**Material to process**
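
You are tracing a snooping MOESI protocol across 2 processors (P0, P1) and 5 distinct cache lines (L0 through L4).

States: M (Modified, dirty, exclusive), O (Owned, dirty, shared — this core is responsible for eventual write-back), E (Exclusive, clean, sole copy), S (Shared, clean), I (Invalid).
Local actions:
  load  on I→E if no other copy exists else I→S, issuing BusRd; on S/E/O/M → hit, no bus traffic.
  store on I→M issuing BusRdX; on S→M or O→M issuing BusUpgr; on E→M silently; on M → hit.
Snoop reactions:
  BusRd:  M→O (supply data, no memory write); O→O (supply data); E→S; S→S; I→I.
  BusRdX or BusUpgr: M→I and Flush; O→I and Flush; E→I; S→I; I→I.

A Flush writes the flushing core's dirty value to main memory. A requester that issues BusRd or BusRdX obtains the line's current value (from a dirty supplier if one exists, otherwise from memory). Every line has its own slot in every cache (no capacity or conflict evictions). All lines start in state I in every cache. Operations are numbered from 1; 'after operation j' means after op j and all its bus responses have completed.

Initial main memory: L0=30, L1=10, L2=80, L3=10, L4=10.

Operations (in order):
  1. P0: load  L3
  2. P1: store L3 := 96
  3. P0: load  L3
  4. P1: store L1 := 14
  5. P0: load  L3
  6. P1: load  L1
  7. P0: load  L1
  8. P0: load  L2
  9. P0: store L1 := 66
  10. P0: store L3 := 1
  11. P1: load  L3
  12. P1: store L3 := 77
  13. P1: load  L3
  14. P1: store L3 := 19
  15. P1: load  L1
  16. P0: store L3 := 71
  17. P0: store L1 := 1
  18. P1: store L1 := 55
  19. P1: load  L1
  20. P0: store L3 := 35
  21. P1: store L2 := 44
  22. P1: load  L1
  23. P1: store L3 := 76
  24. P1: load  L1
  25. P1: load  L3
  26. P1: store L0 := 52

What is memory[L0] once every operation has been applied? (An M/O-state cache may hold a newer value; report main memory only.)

memory[L0] = 30

[1] P0: load  L3 | P0:E(10), P1:I | bus: BusRd
[2] P1: store L3 := 96 | P0:I, P1:M(96) | bus: BusRdX
[3] P0: load  L3 | P0:S(96), P1:O(96) | bus: BusRd
[4] P1: store L1 := 14 | P0:I, P1:M(14) | bus: BusRdX
[5] P0: load  L3 | P0:S(96), P1:O(96) | bus: none
[6] P1: load  L1 | P0:I, P1:M(14) | bus: none
[7] P0: load  L1 | P0:S(14), P1:O(14) | bus: BusRd
[8] P0: load  L2 | P0:E(80), P1:I | bus: BusRd
[9] P0: store L1 := 66 | P0:M(66), P1:I | bus: BusUpgr,Flush
[10] P0: store L3 := 1 | P0:M(1), P1:I | bus: BusUpgr,Flush
[11] P1: load  L3 | P0:O(1), P1:S(1) | bus: BusRd
[12] P1: store L3 := 77 | P0:I, P1:M(77) | bus: BusUpgr,Flush
[13] P1: load  L3 | P0:I, P1:M(77) | bus: none
[14] P1: store L3 := 19 | P0:I, P1:M(19) | bus: none
[15] P1: load  L1 | P0:O(66), P1:S(66) | bus: BusRd
[16] P0: store L3 := 71 | P0:M(71), P1:I | bus: BusRdX,Flush
[17] P0: store L1 := 1 | P0:M(1), P1:I | bus: BusUpgr
[18] P1: store L1 := 55 | P0:I, P1:M(55) | bus: BusRdX,Flush
[19] P1: load  L1 | P0:I, P1:M(55) | bus: none
[20] P0: store L3 := 35 | P0:M(35), P1:I | bus: none
[21] P1: store L2 := 44 | P0:I, P1:M(44) | bus: BusRdX
[22] P1: load  L1 | P0:I, P1:M(55) | bus: none
[23] P1: store L3 := 76 | P0:I, P1:M(76) | bus: BusRdX,Flush
[24] P1: load  L1 | P0:I, P1:M(55) | bus: none
[25] P1: load  L3 | P0:I, P1:M(76) | bus: none
[26] P1: store L0 := 52 | P0:I, P1:M(52) | bus: BusRdX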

**Work order**
Reproduce the data exactly. Keep every line intact.

**Solution for this task**
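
You are tracing a snooping MOESI protocol across 2 processors (P0, P1) and 5 distinct cache lines (L0 through L4).

States: M (Modified, dirty, exclusive), O (Owned, dirty, shared — this core is responsible for eventual write-back), E (Exclusive, clean, sole copy), S (Shared, clean), I (Invalid).
Local actions:
  load  on I→E if no other copy exists else I→S, issuing BusRd; on S/E/O/M → hit, no bus traffic.
  store on I→M issuing BusRdX; on S→M or O→M issuing BusUpgr; on E→M silently; on M → hit.
Snoop reactions:
  BusRd:  M→O (supply data, no memory write); O→O (supply data); E→S; S→S; I→I.
  BusRdX or BusUpgr: M→I and Flush; O→I and Flush; E→I; S→I; I→I.

A Flush writes the flushing core's dirty value to main memory. A requester that issues BusRd or BusRdX obtains the line's current value (from a dirty supplier if one exists, otherwise from memory). Every line has its own slot in every cache (no capacity or conflict evictions). All lines start in state I in every cache. Operations are numbered from 1; 'after operation j' means after op j and all its bus responses have completed.

Initial main memory: L0=30, L1=10, L2=80, L3=10, L4=10.

Operations (in order):
  1. P0: load  L3
  2. P1: store L3 := 96
  3. P0: load  L3
  4. P1: store L1 := 14
  5. P0: load  L3
  6. P1: load  L1
  7. P0: load  L1
  8. P0: load  L2
  9. P0: store L1 := 66
  10. P0: store L3 := 1
  11. P1: load  L3
  12. P1: store L3 := 77
  13. P1: load  L3
  14. P1: store L3 := 19
  15. P1: load  L1
  16. P0: store L3 := 71
  17. P0: store L1 := 1
  18. P1: store L1 := 55
  19. P1: load  L1
  20. P0: store L3 := 35
  21. P1: store L2 := 44
  22. P1: load  L1
  23. P1: store L3 := 76
  24. P1: load  L1
  25. P1: load  L3
  26. P1: store L0 := 52

What is memory[L0] once every operation has been applied? (An M/O-state cache may hold a newer value; report main memory only.)

memory[L0] = 30

[1] P0: load  L3 | P0:E(10), P1:I | bus: BusRd
[2] P1: store L3 := 96 | P0:I, P1:M(96) | bus: BusRdX
[3] P0: load  L3 | P0:S(96), P1:O(96) | bus: BusRd
[4] P1: store L1 := 14 | P0:I, P1:M(14) | bus: BusRdX
[5] P0: load  L3 | P0:S(96), P1:O(96) | bus: none
[6] P1: load  L1 | P0:I, P1:M(14) | bus: none
[7] P0: load  L1 | P0:S(14), P1:O(14) | bus: BusRd
[8] P0: load  L2 | P0:E(80), P1:I | bus: BusRd
[9] P0: store L1 := 66 | P0:M(66), P1:I | bus: BusUpgr,Flush
[10] P0: store L3 := 1 | P0:M(1), P1:I | bus: BusUpgr,Flush
[11] P1: load  L3 | P0:O(1), P1:S(1) | bus: BusRd
[12] P1: store L3 := 77 | P0:I, P1:M(77) | bus: BusUpgr,Flush
[13] P1: load  L3 | P0:I, P1:M(77) | bus: none
[14] P1: store L3 := 19 | P0:I, P1:M(19) | bus: none
[15] P1: load  L1 | P0:O(66), P1:S(66) | bus: BusRd
[16] P0: store L3 := 71 | P0:M(71), P1:I | bus: BusRdX,Flush
[17] P0: store L1 := 1 | P0:M(1), P1:I | bus: BusUpgr
[18] P1: store L1 := 55 | P0:I, P1:M(55) | bus: BusRdX,Flush
[19] P1: load  L1 | P0:I, P1:M(55) | bus: none
[20] P0: store L3 := 35 | P0:M(35), P1:I | bus: none
[21] P1: store L2 := 44 | P0:I, P1:M(44) | bus: BusRdX
[22] P1: load  L1 | P0:I, P1:M(55) | bus: none
[23] P1: store L3 := 76 | P0:I, P1:M(76) | bus: BusRdX,Flush
[24] P1: load  L1 | P0:I, P1:M(55) | bus: none
[25] P1: load  L3 | P0:I, P1:M(76) | bus: none
[26] P1: store L0 := 52 | P0:I, P1:M(52) | bus: BusRdX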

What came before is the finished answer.